### Records supplied:

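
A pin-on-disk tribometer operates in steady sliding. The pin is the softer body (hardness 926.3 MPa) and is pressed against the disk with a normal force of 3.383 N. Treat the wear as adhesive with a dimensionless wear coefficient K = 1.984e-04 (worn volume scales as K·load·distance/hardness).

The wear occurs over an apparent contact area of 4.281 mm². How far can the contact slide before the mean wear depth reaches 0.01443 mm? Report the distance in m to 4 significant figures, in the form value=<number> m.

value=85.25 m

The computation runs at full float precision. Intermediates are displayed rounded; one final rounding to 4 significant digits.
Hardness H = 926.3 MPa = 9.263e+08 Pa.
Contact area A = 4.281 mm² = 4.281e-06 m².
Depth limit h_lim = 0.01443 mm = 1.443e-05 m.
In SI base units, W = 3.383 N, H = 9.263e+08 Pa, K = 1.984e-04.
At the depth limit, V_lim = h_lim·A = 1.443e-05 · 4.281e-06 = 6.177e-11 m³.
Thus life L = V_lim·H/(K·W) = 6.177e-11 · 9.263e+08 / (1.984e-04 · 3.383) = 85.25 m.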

...

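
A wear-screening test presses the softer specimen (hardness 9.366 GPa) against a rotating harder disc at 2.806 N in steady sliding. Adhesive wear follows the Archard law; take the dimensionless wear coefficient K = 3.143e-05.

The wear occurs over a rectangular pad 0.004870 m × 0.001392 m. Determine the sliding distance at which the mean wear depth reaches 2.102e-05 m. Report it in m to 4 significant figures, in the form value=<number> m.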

### What you are asked to do:
Note how many lines of the listing above contain the string "against", and give that number with nothing added.

### Exercise answer:
2